Only one stretch of the data below should be repeated: the lines from the line containing "Graph G1 (n=9): edges" through the line containing "Graph G2 (n=9): edges", inclusive, exactly as they are.

━━━━━ WORKING DATA ━━━━━

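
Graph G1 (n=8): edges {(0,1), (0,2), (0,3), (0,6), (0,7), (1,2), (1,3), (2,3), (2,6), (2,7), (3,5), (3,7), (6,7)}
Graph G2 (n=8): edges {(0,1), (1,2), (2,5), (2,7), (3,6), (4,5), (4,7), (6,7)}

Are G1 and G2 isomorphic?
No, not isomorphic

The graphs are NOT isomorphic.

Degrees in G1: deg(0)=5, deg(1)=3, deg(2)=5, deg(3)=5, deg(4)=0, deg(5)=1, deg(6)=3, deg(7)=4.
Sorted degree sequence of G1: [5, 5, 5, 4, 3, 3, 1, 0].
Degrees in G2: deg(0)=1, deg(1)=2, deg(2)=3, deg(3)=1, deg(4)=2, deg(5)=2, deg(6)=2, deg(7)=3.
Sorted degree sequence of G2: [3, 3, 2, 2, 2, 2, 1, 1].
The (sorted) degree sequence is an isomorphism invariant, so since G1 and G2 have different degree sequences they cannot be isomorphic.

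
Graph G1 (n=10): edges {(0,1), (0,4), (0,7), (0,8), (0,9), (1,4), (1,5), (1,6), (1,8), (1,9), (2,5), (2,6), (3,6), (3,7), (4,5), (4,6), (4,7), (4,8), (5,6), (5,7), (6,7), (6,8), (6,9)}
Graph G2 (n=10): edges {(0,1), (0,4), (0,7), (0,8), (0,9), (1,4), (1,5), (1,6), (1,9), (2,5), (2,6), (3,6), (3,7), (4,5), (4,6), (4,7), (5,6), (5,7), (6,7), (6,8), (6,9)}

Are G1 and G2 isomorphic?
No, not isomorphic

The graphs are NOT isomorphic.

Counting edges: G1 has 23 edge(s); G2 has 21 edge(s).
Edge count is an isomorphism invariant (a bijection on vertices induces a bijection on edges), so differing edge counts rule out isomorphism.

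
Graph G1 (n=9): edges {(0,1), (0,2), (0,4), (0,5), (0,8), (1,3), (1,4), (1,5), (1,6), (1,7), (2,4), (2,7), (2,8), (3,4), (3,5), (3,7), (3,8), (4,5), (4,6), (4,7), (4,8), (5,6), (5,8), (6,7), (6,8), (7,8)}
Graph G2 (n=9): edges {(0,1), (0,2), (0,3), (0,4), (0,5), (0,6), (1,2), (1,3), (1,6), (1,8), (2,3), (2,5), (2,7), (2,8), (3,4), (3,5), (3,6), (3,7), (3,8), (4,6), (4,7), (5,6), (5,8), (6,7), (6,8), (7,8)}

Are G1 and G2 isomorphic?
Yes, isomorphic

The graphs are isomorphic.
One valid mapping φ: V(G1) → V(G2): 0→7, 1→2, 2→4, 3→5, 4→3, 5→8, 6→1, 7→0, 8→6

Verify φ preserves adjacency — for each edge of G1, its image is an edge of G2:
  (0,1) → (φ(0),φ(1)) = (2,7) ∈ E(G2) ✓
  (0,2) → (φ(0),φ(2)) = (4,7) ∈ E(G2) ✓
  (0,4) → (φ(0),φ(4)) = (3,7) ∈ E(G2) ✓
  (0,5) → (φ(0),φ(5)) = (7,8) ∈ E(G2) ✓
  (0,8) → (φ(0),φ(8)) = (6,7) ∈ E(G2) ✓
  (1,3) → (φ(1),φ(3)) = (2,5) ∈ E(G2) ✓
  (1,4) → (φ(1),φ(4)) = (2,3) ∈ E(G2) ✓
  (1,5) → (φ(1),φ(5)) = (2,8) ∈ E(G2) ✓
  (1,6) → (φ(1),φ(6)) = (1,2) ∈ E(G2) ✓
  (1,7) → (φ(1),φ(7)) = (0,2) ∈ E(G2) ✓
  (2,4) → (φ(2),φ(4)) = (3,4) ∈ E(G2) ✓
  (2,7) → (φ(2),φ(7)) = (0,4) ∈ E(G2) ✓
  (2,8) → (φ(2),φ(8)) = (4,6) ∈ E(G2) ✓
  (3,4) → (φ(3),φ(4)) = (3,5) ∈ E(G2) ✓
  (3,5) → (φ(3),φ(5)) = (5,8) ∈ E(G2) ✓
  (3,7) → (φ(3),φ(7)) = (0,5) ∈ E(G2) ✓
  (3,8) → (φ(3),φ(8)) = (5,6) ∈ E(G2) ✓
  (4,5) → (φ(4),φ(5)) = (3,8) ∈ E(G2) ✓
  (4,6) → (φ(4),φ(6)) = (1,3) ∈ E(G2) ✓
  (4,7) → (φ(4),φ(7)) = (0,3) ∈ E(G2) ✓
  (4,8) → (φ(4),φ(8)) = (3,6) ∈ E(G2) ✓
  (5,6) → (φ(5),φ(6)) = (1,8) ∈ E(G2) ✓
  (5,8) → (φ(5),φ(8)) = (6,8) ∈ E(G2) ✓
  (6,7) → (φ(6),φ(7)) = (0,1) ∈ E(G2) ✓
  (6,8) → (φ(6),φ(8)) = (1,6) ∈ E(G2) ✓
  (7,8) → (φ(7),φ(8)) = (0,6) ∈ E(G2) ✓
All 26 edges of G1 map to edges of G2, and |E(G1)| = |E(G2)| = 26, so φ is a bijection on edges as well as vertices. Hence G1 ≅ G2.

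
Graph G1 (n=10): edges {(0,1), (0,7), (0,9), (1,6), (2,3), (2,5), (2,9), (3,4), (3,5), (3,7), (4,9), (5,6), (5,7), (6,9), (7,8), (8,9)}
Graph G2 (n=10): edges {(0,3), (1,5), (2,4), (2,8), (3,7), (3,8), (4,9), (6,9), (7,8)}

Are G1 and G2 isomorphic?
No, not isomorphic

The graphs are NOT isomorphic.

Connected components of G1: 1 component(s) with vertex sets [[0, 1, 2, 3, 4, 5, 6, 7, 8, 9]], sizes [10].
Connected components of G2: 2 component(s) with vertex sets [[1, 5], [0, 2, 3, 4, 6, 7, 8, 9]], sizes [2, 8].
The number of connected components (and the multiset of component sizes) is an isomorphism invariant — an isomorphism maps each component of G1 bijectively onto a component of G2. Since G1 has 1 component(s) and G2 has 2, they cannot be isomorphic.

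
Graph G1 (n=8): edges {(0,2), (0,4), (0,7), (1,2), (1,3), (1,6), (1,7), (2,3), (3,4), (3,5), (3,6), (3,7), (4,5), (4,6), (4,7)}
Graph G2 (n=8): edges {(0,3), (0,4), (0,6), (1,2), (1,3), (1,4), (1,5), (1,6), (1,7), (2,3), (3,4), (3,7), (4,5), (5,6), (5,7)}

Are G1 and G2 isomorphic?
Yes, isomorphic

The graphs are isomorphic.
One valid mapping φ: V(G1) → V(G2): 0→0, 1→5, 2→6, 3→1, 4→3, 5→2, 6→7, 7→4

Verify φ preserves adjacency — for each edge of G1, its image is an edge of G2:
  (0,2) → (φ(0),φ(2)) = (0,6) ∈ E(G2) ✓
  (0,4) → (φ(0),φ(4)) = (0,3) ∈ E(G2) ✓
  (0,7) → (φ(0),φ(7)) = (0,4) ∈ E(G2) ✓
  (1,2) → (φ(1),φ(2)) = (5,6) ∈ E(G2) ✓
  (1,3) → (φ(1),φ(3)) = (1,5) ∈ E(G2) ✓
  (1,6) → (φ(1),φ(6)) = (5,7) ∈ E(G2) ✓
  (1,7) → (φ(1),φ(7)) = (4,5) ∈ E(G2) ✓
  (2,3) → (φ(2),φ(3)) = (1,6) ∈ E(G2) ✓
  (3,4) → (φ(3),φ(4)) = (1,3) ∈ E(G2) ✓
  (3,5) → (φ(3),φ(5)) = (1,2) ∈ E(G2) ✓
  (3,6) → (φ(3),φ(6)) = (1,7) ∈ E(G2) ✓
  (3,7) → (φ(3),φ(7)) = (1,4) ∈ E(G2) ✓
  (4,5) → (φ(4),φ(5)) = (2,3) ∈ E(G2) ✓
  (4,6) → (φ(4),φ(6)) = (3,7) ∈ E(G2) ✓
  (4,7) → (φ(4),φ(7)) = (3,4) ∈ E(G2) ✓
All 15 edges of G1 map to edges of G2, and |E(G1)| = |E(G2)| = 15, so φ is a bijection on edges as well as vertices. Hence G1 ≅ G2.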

━━━━━

RESPONSE TO THE TASK:
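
Graph G1 (n=9): edges {(0,1), (0,2), (0,4), (0,5), (0,8), (1,3), (1,4), (1,5), (1,6), (1,7), (2,4), (2,7), (2,8), (3,4), (3,5), (3,7), (3,8), (4,5), (4,6), (4,7), (4,8), (5,6), (5,8), (6,7), (6,8), (7,8)}
Graph G2 (n=9): edges {(0,1), (0,2), (0,3), (0,4), (0,5), (0,6), (1,2), (1,3), (1,6), (1,8), (2,3), (2,5), (2,7), (2,8), (3,4), (3,5), (3,6), (3,7), (3,8), (4,6), (4,7), (5,6), (5,8), (6,7), (6,8), (7,8)}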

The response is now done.